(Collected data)

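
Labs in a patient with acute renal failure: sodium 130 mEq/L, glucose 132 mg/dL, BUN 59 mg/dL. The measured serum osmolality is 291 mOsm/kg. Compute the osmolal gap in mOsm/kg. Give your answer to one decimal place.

2.6 mOsm/kg

Calculated osmolality = 2·Na + glucose/18 + BUN/2.8
= 2·130 + 132/18 + 59/2.8
= 260 + 7.33 + 21.07
= 288.4 mOsm/kg ≈ 288.4 mOsm/kg
Osmolar gap = measured − calculated = 291 − 288.4 = 2.6 mOsm/kg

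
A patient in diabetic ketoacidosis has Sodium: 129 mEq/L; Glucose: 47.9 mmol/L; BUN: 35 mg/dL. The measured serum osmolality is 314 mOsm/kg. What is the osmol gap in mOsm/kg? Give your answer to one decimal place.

Calculated osmolality = 2·Na + glucose + BUN/2.8
= 2·129 + 47.9 + 35/2.8
= 258 + 47.90 + 12.50
= 318.4 mOsm/kg ≈ 318.4 mOsm/kg
Osmolar gap = measured − calculated = 314 − 318.4 = -4.4 mOsm/kg

-4.4 mOsm/kg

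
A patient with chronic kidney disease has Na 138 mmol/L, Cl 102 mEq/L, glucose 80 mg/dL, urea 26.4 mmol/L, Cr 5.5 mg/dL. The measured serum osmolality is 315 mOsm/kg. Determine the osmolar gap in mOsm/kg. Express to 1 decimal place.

8.2 mOsm/kg

Calculated osmolality = 2·Na + glucose/18 + urea
= 2·138 + 80/18 + 26.4
= 276 + 4.44 + 26.40
= 306.84 mOsm/kg ≈ 306.8 mOsm/kg
Osmolar gap = measured − calculated = 315 − 306.8 = 8.2 mOsm/kg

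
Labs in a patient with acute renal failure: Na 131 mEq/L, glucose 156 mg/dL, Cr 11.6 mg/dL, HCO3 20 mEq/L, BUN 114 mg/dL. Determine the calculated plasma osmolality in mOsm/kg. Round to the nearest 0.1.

Calculated osmolality = 2·Na + glucose/18 + BUN/2.8
= 2·131 + 156/18 + 114/2.8
= 262 + 8.67 + 40.71
= 311.38 mOsm/kg

311.4 mOsm/kg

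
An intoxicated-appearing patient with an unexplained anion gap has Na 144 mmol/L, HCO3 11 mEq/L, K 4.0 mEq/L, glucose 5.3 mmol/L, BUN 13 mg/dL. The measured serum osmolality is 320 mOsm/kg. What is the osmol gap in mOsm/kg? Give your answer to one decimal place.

Calculated osmolality = 2·Na + glucose + BUN/2.8
= 2·144 + 5.3 + 13/2.8
= 288 + 5.30 + 4.64
= 297.94 mOsm/kg ≈ 297.9 mOsm/kg
Osmolar gap = measured − calculated = 320 − 297.9 = 22.1 mOsm/kg

22.1 mOsm/kg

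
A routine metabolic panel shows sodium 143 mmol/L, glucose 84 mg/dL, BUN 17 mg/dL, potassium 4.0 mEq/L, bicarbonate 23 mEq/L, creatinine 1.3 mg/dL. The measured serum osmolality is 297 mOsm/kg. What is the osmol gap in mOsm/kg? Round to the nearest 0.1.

0.3 mOsm/kg

Calculated osmolality = 2·Na + glucose/18 + BUN/2.8
= 2·143 + 84/18 + 17/2.8
= 286 + 4.67 + 6.07
= 296.74 mOsm/kg ≈ 296.7 mOsm/kg
Osmolar gap = measured − calculated = 297 − 296.7 = 0.3 mOsm/kg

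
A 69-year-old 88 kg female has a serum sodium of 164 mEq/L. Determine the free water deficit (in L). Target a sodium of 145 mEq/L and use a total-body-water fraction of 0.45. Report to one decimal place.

5.2 L

TBW = 0.45 · 88 = 39.6 L
Free water deficit = TBW · (Na/145 − 1)
= 39.6 · (164/145 − 1)
= 39.6 · 0.131
= 5.19 L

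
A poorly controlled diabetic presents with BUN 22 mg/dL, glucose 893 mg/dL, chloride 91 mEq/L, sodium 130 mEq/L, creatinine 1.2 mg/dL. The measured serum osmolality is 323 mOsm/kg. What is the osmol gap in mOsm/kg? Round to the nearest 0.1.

Calculated osmolality = 2·Na + glucose/18 + BUN/2.8
= 2·130 + 893/18 + 22/2.8
= 260 + 49.61 + 7.86
= 317.47 mOsm/kg ≈ 317.5 mOsm/kg
Osmolar gap = measured − calculated = 323 − 317.5 = 5.5 mOsm/kg

5.5 mOsm/kg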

▶ **EXERCISE DESCRIPTION**
Without altering anything, print all of the data again.

▶ **EXERCISE OUTPUT**
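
Labs in a patient with acute renal failure: sodium 130 mEq/L, glucose 132 mg/dL, BUN 59 mg/dL. The measured serum osmolality is 291 mOsm/kg. Compute the osmolal gap in mOsm/kg. Give your answer to one decimal place.

2.6 mOsm/kg

Calculated osmolality = 2·Na + glucose/18 + BUN/2.8
= 2·130 + 132/18 + 59/2.8
= 260 + 7.33 + 21.07
= 288.4 mOsm/kg ≈ 288.4 mOsm/kg
Osmolar gap = measured − calculated = 291 − 288.4 = 2.6 mOsm/kg

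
A patient in diabetic ketoacidosis has Sodium: 129 mEq/L; Glucose: 47.9 mmol/L; BUN: 35 mg/dL. The measured serum osmolality is 314 mOsm/kg. What is the osmol gap in mOsm/kg? Give your answer to one decimal place.

Calculated osmolality = 2·Na + glucose + BUN/2.8
= 2·129 + 47.9 + 35/2.8
= 258 + 47.90 + 12.50
= 318.4 mOsm/kg ≈ 318.4 mOsm/kg
Osmolar gap = measured − calculated = 314 − 318.4 = -4.4 mOsm/kg

-4.4 mOsm/kg

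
A patient with chronic kidney disease has Na 138 mmol/L, Cl 102 mEq/L, glucose 80 mg/dL, urea 26.4 mmol/L, Cr 5.5 mg/dL. The measured serum osmolality is 315 mOsm/kg. Determine the osmolar gap in mOsm/kg. Express to 1 decimal place.

8.2 mOsm/kg

Calculated osmolality = 2·Na + glucose/18 + urea
= 2·138 + 80/18 + 26.4
= 276 + 4.44 + 26.40
= 306.84 mOsm/kg ≈ 306.8 mOsm/kg
Osmolar gap = measured − calculated = 315 − 306.8 = 8.2 mOsm/kg

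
Labs in a patient with acute renal failure: Na 131 mEq/L, glucose 156 mg/dL, Cr 11.6 mg/dL, HCO3 20 mEq/L, BUN 114 mg/dL. Determine the calculated plasma osmolality in mOsm/kg. Round to the nearest 0.1.

Calculated osmolality = 2·Na + glucose/18 + BUN/2.8
= 2·131 + 156/18 + 114/2.8
= 262 + 8.67 + 40.71
= 311.38 mOsm/kg

311.4 mOsm/kg

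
An intoxicated-appearing patient with an unexplained anion gap has Na 144 mmol/L, HCO3 11 mEq/L, K 4.0 mEq/L, glucose 5.3 mmol/L, BUN 13 mg/dL. The measured serum osmolality is 320 mOsm/kg. What is the osmol gap in mOsm/kg? Give your answer to one decimal place.

Calculated osmolality = 2·Na + glucose + BUN/2.8
= 2·144 + 5.3 + 13/2.8
= 288 + 5.30 + 4.64
= 297.94 mOsm/kg ≈ 297.9 mOsm/kg
Osmolar gap = measured − calculated = 320 − 297.9 = 22.1 mOsm/kg

22.1 mOsm/kg

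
A routine metabolic panel shows sodium 143 mmol/L, glucose 84 mg/dL, BUN 17 mg/dL, potassium 4.0 mEq/L, bicarbonate 23 mEq/L, creatinine 1.3 mg/dL. The measured serum osmolality is 297 mOsm/kg. What is the osmol gap in mOsm/kg? Round to the nearest 0.1.

0.3 mOsm/kg

Calculated osmolality = 2·Na + glucose/18 + BUN/2.8
= 2·143 + 84/18 + 17/2.8
= 286 + 4.67 + 6.07
= 296.74 mOsm/kg ≈ 296.7 mOsm/kg
Osmolar gap = measured − calculated = 297 − 296.7 = 0.3 mOsm/kg

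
A 69-year-old 88 kg female has a serum sodium of 164 mEq/L. Determine the free water deficit (in L). Target a sodium of 145 mEq/L and use a total-body-water fraction of 0.45. Report to one decimal place.

5.2 L

TBW = 0.45 · 88 = 39.6 L
Free water deficit = TBW · (Na/145 − 1)
= 39.6 · (164/145 − 1)
= 39.6 · 0.131
= 5.19 L

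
A poorly controlled diabetic presents with BUN 22 mg/dL, glucose 893 mg/dL, chloride 91 mEq/L, sodium 130 mEq/L, creatinine 1.2 mg/dL. The measured serum osmolality is 323 mOsm/kg. What is the osmol gap in mOsm/kg? Round to the nearest 0.1.

Calculated osmolality = 2·Na + glucose/18 + BUN/2.8
= 2·130 + 893/18 + 22/2.8
= 260 + 49.61 + 7.86
= 317.47 mOsm/kg ≈ 317.5 mOsm/kg
Osmolar gap = measured − calculated = 323 − 317.5 = 5.5 mOsm/kg

5.5 mOsm/kg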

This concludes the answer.